DATASET RECORDS below:

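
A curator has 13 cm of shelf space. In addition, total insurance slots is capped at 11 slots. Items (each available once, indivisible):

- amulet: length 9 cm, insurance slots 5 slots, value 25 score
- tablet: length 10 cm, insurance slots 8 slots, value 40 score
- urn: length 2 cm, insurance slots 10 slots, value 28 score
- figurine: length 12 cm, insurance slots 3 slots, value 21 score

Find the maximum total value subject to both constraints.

Feasible sets respecting both limits:
- tablet: length 10, insurance slots 8, value 40
- urn: length 2, insurance slots 10, value 28
- amulet: length 9, insurance slots 5, value 25
- figurine: length 12, insurance slots 3, value 21
Best: 40 score.

40 score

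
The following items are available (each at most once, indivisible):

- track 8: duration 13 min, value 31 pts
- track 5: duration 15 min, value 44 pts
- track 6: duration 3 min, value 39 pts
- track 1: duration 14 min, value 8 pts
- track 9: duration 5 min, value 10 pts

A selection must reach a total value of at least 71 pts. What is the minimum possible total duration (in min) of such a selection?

Subsets with value ≥ 71, sorted by total duration:
- track 5+track 6: duration 18, value 83
- track 8+track 6+track 9: duration 21, value 80
- track 5+track 6+track 9: duration 23, value 93
- track 8+track 5: duration 28, value 75
Minimum duration: 18 min.

18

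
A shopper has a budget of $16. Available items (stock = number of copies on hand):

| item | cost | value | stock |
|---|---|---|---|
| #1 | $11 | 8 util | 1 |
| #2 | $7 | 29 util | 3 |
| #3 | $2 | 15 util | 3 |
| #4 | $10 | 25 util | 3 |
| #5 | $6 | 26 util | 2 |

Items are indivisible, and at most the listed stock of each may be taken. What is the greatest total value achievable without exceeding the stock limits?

82 util

Top feasible selections:
- 2×#3 + 2×#5: cost 16, value 82
- 1×#2 + 3×#3: cost 13, value 74
- 2×#2 + 1×#3: cost 16, value 73
Best: 82 util.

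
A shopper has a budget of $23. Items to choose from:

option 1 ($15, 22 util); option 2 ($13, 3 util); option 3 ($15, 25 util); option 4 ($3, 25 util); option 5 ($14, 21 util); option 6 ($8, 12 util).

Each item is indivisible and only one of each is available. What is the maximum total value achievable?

50 util

Check high-value combinations within $23:
- option 3+option 4: cost 15+3=18, value 25+25=50
- option 1+option 4: cost 15+3=18, value 22+25=47
- option 4+option 5: cost 3+14=17, value 25+21=46
- option 4+option 6: cost 3+8=11, value 25+12=37
- option 3+option 6: cost 15+8=23, value 25+12=37
Best: 50 util.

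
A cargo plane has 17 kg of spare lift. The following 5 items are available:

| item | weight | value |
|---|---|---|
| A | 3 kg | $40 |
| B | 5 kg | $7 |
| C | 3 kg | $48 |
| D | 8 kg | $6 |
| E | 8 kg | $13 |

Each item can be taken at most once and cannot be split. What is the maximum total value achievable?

$101

Check high-value combinations within 17 kg:
- A+C+E: weight 3+3+8=14, value 40+48+13=101
- A+B+C: weight 3+5+3=11, value 40+7+48=95
- A+C+D: weight 3+3+8=14, value 40+48+6=94
- A+C: weight 3+3=6, value 40+48=88
- B+C+E: weight 5+3+8=16, value 7+48+13=68
Best: $101.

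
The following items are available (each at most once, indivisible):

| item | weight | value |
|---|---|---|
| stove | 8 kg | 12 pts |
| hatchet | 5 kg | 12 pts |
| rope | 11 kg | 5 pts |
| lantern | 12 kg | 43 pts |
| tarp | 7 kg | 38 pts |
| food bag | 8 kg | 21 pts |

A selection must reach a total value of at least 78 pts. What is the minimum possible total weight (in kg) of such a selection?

Subsets with value ≥ 78, sorted by total weight:
- lantern+tarp: weight 19, value 81
- hatchet+lantern+tarp: weight 24, value 93
- lantern+tarp+food bag: weight 27, value 102
- stove+lantern+tarp: weight 27, value 93
Minimum weight: 19 kg.

19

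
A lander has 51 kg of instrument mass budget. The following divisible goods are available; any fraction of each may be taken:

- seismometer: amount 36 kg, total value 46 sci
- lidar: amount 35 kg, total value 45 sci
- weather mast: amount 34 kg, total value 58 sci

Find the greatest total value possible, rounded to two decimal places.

79.86

Take in order of value per unit:
- weather mast (58/34 per unit): all 34 → value 58, running total 58.00
- lidar (45/35 per unit): 17 of 35 → value 17×45/35 = 21.8571, running total 79.86
Total 79.86.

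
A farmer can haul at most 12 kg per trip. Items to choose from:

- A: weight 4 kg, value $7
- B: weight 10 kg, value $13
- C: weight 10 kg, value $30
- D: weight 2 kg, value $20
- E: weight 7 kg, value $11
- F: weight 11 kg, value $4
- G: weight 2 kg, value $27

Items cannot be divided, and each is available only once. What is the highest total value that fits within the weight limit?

$58

Check high-value combinations within 12 kg:
- D+E+G: weight 2+7+2=11, value 20+11+27=58
- C+G: weight 10+2=12, value 30+27=57
- A+D+G: weight 4+2+2=8, value 7+20+27=54
Best: $58.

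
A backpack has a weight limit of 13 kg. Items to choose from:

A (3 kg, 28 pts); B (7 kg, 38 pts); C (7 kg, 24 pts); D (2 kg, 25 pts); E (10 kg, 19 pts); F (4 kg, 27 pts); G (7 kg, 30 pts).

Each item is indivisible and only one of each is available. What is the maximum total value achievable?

Check high-value combinations within 13 kg:
- A+B+D: weight 3+7+2=12, value 28+38+25=91
- B+D+F: weight 7+2+4=13, value 38+25+27=90
- A+D+G: weight 3+2+7=12, value 28+25+30=83
- D+F+G: weight 2+4+7=13, value 25+27+30=82
- A+D+F: weight 3+2+4=9, value 28+25+27=80
Best: 91 pts.

91 pts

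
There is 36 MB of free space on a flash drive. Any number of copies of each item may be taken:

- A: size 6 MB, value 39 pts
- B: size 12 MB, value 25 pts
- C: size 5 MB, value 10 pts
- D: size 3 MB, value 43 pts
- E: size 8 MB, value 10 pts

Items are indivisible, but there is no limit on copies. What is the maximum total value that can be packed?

Best value-per-unit is D at 43/3, and filling with it alone uses size 12×3=36. No mix of the others beats 12×43 = 516.

516 pts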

End of DATASET RECORDS.

*EXERCISE AIM*. Looking at the data above, return every line from the one with "15 util | 3 |" down to the one with "8 kg | $13 |", exactly and inclusively.

*COMPLETED TASK*.
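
| #3 | $2 | 15 util | 3 |
| #4 | $10 | 25 util | 3 |
| #5 | $6 | 26 util | 2 |

Items are indivisible, and at most the listed stock of each may be taken. What is the greatest total value achievable without exceeding the stock limits?

82 util

Top feasible selections:
- 2×#3 + 2×#5: cost 16, value 82
- 1×#2 + 3×#3: cost 13, value 74
- 2×#2 + 1×#3: cost 16, value 73
Best: 82 util.

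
A shopper has a budget of $23. Items to choose from:

option 1 ($15, 22 util); option 2 ($13, 3 util); option 3 ($15, 25 util); option 4 ($3, 25 util); option 5 ($14, 21 util); option 6 ($8, 12 util).

Each item is indivisible and only one of each is available. What is the maximum total value achievable?

50 util

Check high-value combinations within $23:
- option 3+option 4: cost 15+3=18, value 25+25=50
- option 1+option 4: cost 15+3=18, value 22+25=47
- option 4+option 5: cost 3+14=17, value 25+21=46
- option 4+option 6: cost 3+8=11, value 25+12=37
- option 3+option 6: cost 15+8=23, value 25+12=37
Best: 50 util.

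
A cargo plane has 17 kg of spare lift. The following 5 items are available:

| item | weight | value |
|---|---|---|
| A | 3 kg | $40 |
| B | 5 kg | $7 |
| C | 3 kg | $48 |
| D | 8 kg | $6 |
| E | 8 kg | $13 |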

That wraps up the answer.